WORK ORDER:
Print the data that follows exactly.
---------- RECORDS FOR THIS TASK ----------
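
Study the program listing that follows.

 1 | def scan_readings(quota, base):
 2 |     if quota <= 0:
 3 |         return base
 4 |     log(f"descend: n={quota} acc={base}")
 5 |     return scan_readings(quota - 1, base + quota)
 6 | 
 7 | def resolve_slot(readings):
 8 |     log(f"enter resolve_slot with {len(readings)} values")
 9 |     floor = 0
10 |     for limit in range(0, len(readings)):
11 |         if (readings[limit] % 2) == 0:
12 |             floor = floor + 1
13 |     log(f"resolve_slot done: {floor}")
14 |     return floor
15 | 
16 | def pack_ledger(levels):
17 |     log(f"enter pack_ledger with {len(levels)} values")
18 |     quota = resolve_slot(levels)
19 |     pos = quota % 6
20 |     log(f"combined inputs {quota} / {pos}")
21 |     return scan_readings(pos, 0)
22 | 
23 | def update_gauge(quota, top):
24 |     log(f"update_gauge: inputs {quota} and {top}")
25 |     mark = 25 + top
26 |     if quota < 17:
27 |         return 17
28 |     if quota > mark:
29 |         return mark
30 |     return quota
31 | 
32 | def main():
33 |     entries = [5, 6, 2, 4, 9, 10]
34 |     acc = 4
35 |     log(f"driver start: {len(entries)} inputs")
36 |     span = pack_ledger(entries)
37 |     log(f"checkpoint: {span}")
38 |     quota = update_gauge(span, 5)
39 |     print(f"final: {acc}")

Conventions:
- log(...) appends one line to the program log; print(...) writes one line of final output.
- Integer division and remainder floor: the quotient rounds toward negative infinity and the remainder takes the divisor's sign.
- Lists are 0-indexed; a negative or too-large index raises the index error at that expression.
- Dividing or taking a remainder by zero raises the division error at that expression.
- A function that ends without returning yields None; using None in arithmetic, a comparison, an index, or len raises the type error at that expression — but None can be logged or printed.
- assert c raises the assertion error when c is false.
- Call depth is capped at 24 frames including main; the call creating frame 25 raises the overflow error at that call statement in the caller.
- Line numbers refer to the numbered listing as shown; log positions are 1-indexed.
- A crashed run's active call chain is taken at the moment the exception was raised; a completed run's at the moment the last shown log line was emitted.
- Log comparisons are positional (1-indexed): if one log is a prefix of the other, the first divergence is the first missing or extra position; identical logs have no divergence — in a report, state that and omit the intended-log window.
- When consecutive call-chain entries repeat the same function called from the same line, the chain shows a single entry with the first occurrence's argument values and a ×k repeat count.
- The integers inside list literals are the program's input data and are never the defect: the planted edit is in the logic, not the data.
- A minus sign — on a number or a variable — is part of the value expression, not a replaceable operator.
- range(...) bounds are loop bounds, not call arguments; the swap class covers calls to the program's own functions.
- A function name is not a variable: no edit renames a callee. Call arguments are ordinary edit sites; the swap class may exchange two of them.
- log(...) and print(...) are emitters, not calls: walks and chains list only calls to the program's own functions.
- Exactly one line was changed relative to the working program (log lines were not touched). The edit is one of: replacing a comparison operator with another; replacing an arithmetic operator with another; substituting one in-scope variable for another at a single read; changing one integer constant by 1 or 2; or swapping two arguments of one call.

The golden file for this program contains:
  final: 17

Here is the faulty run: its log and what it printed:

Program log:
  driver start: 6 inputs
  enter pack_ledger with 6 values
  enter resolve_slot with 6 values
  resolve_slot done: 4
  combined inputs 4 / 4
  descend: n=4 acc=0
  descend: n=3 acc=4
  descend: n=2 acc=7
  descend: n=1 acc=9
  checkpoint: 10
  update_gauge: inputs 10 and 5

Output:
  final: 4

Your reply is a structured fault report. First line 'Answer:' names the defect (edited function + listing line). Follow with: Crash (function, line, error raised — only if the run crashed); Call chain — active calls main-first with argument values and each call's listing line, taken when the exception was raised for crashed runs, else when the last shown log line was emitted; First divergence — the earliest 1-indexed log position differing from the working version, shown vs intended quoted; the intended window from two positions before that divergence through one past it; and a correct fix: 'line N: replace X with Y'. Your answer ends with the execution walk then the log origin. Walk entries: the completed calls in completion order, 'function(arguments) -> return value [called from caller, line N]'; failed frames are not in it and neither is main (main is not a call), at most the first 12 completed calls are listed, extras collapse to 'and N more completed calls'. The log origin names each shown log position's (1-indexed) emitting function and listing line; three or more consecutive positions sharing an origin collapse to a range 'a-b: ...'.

Answer: the defect is in main at line 39.
The tell: Log streams are identical — the defect surfaces only in the printed output.
Call chain: main -> update_gauge(10, 5) (called at line 38).
First divergence: none — the logs agree in full.
Execution walk:
  resolve_slot([5, 6, 2, 4, 9, 10]) -> 4  [called from pack_ledger, line 18]
  scan_readings(0, 10) -> 10  [called from scan_readings, line 5]
  scan_readings(1, 9) -> 10  [called from scan_readings, line 5]
  scan_readings(2, 7) -> 10  [called from scan_readings, line 5]
  scan_readings(3, 4) -> 10  [called from scan_readings, line 5]
  scan_readings(4, 0) -> 10  [called from pack_ledger, line 21]
  pack_ledger([5, 6, 2, 4, 9, 10]) -> 10  [called from main, line 36]
  update_gauge(10, 5) -> 17  [called from main, line 38]
Log origins:
  1: logged in main at line 35
  2: logged in pack_ledger at line 17
  3: logged in resolve_slot at line 8
  4: logged in resolve_slot at line 13
  5: logged in pack_ledger at line 20
  6-9: logged in scan_readings at line 4
  10: logged in main at line 37
  11: logged in update_gauge at line 24
A correct fix: line 39: replace `acc` with `quota`.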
----------
SOLUTION:
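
Study the program listing that follows.

 1 | def scan_readings(quota, base):
 2 |     if quota <= 0:
 3 |         return base
 4 |     log(f"descend: n={quota} acc={base}")
 5 |     return scan_readings(quota - 1, base + quota)
 6 | 
 7 | def resolve_slot(readings):
 8 |     log(f"enter resolve_slot with {len(readings)} values")
 9 |     floor = 0
10 |     for limit in range(0, len(readings)):
11 |         if (readings[limit] % 2) == 0:
12 |             floor = floor + 1
13 |     log(f"resolve_slot done: {floor}")
14 |     return floor
15 | 
16 | def pack_ledger(levels):
17 |     log(f"enter pack_ledger with {len(levels)} values")
18 |     quota = resolve_slot(levels)
19 |     pos = quota % 6
20 |     log(f"combined inputs {quota} / {pos}")
21 |     return scan_readings(pos, 0)
22 | 
23 | def update_gauge(quota, top):
24 |     log(f"update_gauge: inputs {quota} and {top}")
25 |     mark = 25 + top
26 |     if quota < 17:
27 |         return 17
28 |     if quota > mark:
29 |         return mark
30 |     return quota
31 | 
32 | def main():
33 |     entries = [5, 6, 2, 4, 9, 10]
34 |     acc = 4
35 |     log(f"driver start: {len(entries)} inputs")
36 |     span = pack_ledger(entries)
37 |     log(f"checkpoint: {span}")
38 |     quota = update_gauge(span, 5)
39 |     print(f"final: {acc}")

Conventions:
- log(...) appends one line to the program log; print(...) writes one line of final output.
- Integer division and remainder floor: the quotient rounds toward negative infinity and the remainder takes the divisor's sign.
- Lists are 0-indexed; a negative or too-large index raises the index error at that expression.
- Dividing or taking a remainder by zero raises the division error at that expression.
- A function that ends without returning yields None; using None in arithmetic, a comparison, an index, or len raises the type error at that expression — but None can be logged or printed.
- assert c raises the assertion error when c is false.
- Call depth is capped at 24 frames including main; the call creating frame 25 raises the overflow error at that call statement in the caller.
- Line numbers refer to the numbered listing as shown; log positions are 1-indexed.
- A crashed run's active call chain is taken at the moment the exception was raised; a completed run's at the moment the last shown log line was emitted.
- Log comparisons are positional (1-indexed): if one log is a prefix of the other, the first divergence is the first missing or extra position; identical logs have no divergence — in a report, state that and omit the intended-log window.
- When consecutive call-chain entries repeat the same function called from the same line, the chain shows a single entry with the first occurrence's argument values and a ×k repeat count.
- The integers inside list literals are the program's input data and are never the defect: the planted edit is in the logic, not the data.
- A minus sign — on a number or a variable — is part of the value expression, not a replaceable operator.
- range(...) bounds are loop bounds, not call arguments; the swap class covers calls to the program's own functions.
- A function name is not a variable: no edit renames a callee. Call arguments are ordinary edit sites; the swap class may exchange two of them.
- log(...) and print(...) are emitters, not calls: walks and chains list only calls to the program's own functions.
- Exactly one line was changed relative to the working program (log lines were not touched). The edit is one of: replacing a comparison operator with another; replacing an arithmetic operator with another; substituting one in-scope variable for another at a single read; changing one integer constant by 1 or 2; or swapping two arguments of one call.

The golden file for this program contains:
  final: 17

Here is the faulty run: its log and what it printed:

Program log:
  driver start: 6 inputs
  enter pack_ledger with 6 values
  enter resolve_slot with 6 values
  resolve_slot done: 4
  combined inputs 4 / 4
  descend: n=4 acc=0
  descend: n=3 acc=4
  descend: n=2 acc=7
  descend: n=1 acc=9
  checkpoint: 10
  update_gauge: inputs 10 and 5

Output:
  final: 4

Your reply is a structured fault report. First line 'Answer:' names the defect (edited function + listing line). Follow with: Crash (function, line, error raised — only if the run crashed); Call chain — active calls main-first with argument values and each call's listing line, taken when the exception was raised for crashed runs, else when the last shown log line was emitted; First divergence — the earliest 1-indexed log position differing from the working version, shown vs intended quoted; the intended window from two positions before that divergence through one past it; and a correct fix: 'line N: replace X with Y'. Your answer ends with the execution walk then the log origin. Walk entries: the completed calls in completion order, 'function(arguments) -> return value [called from caller, line N]'; failed frames are not in it and neither is main (main is not a call), at most the first 12 completed calls are listed, extras collapse to 'and N more completed calls'. The log origin names each shown log position's (1-indexed) emitting function and listing line; three or more consecutive positions sharing an origin collapse to a range 'a-b: ...'.

Answer: the defect is in main at line 39.
The tell: Log streams are identical — the defect surfaces only in the printed output.
Call chain: main -> update_gauge(10, 5) (called at line 38).
First divergence: none — the logs agree in full.
Execution walk:
  resolve_slot([5, 6, 2, 4, 9, 10]) -> 4  [called from pack_ledger, line 18]
  scan_readings(0, 10) -> 10  [called from scan_readings, line 5]
  scan_readings(1, 9) -> 10  [called from scan_readings, line 5]
  scan_readings(2, 7) -> 10  [called from scan_readings, line 5]
  scan_readings(3, 4) -> 10  [called from scan_readings, line 5]
  scan_readings(4, 0) -> 10  [called from pack_ledger, line 21]
  pack_ledger([5, 6, 2, 4, 9, 10]) -> 10  [called from main, line 36]
  update_gauge(10, 5) -> 17  [called from main, line 38]
Log origins:
  1: logged in main at line 35
  2: logged in pack_ledger at line 17
  3: logged in resolve_slot at line 8
  4: logged in resolve_slot at line 13
  5: logged in pack_ledger at line 20
  6-9: logged in scan_readings at line 4
  10: logged in main at line 37
  11: logged in update_gauge at line 24
A correct fix: line 39: replace `acc` with `quota`.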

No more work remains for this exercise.